(Records from a data collection)
.....
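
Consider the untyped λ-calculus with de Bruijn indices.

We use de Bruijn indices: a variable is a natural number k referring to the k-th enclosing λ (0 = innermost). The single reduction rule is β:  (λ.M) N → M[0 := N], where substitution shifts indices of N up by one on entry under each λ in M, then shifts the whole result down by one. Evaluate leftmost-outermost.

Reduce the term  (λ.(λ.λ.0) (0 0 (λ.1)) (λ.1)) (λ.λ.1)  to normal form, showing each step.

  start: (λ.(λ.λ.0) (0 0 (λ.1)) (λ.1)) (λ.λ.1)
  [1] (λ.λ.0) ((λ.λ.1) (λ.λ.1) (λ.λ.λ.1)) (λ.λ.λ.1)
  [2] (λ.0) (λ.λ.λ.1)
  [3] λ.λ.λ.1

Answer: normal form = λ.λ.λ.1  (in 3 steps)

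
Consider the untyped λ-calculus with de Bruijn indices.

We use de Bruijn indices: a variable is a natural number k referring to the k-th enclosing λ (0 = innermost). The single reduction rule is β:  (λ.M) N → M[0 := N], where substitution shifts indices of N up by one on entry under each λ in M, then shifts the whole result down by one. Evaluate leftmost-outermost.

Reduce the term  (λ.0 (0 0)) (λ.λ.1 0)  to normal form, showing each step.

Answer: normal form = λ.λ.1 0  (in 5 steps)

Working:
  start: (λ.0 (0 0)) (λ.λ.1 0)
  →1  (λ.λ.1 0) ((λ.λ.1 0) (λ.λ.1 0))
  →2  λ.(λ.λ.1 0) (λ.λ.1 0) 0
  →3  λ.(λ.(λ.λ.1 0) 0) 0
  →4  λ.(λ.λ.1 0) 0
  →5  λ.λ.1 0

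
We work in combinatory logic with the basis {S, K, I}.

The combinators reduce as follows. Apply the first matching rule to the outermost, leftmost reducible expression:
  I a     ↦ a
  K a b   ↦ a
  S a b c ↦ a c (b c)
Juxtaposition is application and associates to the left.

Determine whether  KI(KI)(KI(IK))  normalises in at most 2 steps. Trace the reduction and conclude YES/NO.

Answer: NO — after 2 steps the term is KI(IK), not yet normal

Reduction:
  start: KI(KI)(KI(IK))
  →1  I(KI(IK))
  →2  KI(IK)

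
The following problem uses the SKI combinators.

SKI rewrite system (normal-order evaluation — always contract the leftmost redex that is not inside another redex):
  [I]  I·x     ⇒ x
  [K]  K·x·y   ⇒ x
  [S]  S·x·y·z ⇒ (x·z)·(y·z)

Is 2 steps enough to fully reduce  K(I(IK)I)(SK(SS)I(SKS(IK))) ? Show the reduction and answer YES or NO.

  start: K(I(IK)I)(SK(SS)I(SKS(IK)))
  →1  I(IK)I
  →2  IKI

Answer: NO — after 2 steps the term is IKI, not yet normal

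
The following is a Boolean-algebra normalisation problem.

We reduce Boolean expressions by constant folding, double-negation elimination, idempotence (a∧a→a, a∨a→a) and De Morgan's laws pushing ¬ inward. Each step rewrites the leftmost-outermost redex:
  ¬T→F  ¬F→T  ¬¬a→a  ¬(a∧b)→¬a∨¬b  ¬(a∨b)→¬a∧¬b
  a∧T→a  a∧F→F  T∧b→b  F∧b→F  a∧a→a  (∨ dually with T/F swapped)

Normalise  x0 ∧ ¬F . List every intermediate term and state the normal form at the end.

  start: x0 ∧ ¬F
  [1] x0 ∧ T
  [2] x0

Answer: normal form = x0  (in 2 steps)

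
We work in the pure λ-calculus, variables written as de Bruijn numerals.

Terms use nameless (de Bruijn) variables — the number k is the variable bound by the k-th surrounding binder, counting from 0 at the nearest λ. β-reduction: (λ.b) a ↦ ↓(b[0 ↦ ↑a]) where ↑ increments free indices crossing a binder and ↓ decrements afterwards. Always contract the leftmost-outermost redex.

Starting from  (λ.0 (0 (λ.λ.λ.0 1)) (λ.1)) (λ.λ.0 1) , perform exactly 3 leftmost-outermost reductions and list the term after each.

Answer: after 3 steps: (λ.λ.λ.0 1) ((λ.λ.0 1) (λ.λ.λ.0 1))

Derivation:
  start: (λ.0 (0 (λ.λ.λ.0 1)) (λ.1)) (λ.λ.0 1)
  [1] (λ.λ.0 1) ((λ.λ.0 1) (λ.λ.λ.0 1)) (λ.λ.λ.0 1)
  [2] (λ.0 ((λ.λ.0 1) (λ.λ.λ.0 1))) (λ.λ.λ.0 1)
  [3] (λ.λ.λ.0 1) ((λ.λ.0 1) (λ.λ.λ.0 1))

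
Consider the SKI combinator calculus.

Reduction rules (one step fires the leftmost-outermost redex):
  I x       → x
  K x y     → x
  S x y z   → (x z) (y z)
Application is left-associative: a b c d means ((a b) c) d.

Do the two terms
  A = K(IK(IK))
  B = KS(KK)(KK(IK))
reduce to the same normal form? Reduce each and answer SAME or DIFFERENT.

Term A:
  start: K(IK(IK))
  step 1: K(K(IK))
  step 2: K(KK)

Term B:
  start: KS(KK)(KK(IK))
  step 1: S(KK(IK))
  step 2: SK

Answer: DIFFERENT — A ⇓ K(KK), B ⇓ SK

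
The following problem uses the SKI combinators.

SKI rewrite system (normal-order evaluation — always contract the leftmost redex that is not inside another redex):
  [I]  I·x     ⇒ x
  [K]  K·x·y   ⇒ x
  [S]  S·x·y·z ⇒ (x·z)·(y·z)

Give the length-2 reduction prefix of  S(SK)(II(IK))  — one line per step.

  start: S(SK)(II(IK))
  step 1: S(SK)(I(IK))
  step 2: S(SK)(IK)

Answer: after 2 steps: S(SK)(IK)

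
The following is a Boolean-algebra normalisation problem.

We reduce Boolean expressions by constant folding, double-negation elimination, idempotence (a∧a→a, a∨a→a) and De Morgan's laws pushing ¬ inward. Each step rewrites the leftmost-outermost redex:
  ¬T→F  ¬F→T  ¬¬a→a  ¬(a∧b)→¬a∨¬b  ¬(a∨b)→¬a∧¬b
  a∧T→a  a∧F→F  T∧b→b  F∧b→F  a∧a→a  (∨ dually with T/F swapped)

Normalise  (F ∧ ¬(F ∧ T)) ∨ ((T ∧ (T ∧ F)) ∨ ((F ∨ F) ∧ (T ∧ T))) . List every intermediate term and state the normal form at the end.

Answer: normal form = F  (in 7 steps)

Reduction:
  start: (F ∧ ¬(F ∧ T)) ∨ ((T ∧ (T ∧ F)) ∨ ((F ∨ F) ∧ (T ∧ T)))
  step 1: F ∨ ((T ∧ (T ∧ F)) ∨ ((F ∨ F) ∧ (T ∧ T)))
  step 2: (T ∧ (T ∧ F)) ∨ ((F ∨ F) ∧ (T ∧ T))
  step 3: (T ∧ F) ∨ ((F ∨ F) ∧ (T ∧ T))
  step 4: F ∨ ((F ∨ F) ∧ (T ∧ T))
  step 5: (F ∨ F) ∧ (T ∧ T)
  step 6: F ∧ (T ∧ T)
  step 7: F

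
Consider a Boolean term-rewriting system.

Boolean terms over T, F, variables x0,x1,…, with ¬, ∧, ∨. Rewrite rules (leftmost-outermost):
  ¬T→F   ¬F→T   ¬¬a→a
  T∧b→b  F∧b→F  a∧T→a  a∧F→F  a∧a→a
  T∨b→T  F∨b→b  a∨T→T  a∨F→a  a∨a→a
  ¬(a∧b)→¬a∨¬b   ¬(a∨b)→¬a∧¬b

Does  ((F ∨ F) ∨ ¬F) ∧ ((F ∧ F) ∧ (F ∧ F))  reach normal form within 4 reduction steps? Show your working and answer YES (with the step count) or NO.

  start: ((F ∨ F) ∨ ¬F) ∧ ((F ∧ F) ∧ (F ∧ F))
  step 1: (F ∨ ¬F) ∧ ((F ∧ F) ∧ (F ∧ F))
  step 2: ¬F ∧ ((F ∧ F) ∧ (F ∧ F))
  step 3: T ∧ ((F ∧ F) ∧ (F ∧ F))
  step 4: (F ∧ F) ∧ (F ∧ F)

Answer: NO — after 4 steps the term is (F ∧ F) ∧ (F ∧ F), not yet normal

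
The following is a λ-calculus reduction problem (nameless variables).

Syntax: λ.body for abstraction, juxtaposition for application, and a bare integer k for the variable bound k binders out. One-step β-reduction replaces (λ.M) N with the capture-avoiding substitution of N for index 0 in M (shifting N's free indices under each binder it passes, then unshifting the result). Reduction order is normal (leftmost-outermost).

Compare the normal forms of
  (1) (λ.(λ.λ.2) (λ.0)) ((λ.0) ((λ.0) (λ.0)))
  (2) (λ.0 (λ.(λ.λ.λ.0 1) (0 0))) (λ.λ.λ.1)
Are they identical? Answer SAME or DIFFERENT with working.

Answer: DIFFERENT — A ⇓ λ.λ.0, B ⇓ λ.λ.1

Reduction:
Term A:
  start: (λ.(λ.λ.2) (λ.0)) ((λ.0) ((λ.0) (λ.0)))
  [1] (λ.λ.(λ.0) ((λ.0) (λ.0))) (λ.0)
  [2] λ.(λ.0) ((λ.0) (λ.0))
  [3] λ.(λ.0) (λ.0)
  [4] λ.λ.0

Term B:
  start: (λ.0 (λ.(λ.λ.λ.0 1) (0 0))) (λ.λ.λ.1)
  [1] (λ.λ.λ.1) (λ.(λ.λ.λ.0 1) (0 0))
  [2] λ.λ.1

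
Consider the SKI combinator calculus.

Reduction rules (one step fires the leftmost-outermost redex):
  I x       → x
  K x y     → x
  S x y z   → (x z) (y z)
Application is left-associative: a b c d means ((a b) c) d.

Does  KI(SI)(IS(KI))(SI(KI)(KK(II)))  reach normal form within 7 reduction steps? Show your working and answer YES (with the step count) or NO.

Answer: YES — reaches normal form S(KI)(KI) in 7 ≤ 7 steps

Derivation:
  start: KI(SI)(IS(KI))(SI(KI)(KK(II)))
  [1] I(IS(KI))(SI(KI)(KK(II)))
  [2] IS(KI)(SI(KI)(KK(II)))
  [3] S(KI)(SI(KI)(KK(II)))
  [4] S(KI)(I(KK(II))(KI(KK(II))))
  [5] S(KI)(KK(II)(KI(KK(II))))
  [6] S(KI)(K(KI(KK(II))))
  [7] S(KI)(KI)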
.....
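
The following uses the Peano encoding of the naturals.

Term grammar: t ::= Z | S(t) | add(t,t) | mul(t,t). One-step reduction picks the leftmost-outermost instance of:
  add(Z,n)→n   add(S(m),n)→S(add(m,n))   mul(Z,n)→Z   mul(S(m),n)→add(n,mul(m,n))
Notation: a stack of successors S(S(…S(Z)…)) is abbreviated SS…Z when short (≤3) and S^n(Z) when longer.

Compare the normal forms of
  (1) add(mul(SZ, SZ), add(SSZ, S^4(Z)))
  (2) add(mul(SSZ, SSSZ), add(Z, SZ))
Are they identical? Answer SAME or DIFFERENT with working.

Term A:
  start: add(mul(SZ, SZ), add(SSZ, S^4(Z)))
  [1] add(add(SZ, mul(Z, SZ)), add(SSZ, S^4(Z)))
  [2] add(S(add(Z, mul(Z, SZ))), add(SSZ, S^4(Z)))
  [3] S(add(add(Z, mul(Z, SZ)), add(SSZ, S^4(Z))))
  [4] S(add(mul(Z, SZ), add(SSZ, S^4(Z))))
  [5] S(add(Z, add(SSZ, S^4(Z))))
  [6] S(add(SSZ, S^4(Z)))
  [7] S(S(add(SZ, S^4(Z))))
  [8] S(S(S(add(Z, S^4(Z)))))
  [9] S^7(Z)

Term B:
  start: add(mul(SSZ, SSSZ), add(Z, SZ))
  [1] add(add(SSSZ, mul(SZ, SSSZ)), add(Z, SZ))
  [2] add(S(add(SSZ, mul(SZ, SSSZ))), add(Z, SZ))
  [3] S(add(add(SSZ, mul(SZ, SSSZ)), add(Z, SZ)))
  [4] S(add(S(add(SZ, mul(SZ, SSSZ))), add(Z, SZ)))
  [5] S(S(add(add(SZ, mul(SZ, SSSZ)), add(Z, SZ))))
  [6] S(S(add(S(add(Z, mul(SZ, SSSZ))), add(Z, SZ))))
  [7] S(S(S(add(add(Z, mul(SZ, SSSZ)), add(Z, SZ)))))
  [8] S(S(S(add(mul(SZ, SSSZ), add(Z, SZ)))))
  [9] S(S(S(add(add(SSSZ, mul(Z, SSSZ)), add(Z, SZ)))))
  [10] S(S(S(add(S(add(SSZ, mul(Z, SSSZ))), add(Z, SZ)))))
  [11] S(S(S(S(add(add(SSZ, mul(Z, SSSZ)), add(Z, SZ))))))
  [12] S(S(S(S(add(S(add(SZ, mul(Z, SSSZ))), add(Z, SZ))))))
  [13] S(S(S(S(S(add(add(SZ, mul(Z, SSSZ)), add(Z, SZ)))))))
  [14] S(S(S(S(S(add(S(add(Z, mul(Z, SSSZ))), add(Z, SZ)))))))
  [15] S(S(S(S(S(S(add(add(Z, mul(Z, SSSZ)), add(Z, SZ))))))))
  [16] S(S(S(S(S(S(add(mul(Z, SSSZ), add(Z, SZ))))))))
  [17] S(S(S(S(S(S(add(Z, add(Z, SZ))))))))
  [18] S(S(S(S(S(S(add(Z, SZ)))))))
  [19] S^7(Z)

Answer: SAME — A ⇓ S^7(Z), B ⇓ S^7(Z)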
.....
**To do:**
The lines to copy are those above that contain "variables".

**Answer box:**
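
We work in the pure λ-calculus, variables written as de Bruijn numerals.
Terms use nameless (de Bruijn) variables — the number k is the variable bound by the k-th surrounding binder, counting from 0 at the nearest λ. β-reduction: (λ.b) a ↦ ↓(b[0 ↦ ↑a]) where ↑ increments free indices crossing a binder and ↓ decrements afterwards. Always contract the leftmost-outermost redex.
Boolean terms over T, F, variables x0,x1,…, with ¬, ∧, ∨. Rewrite rules (leftmost-outermost):
The following is a λ-calculus reduction problem (nameless variables).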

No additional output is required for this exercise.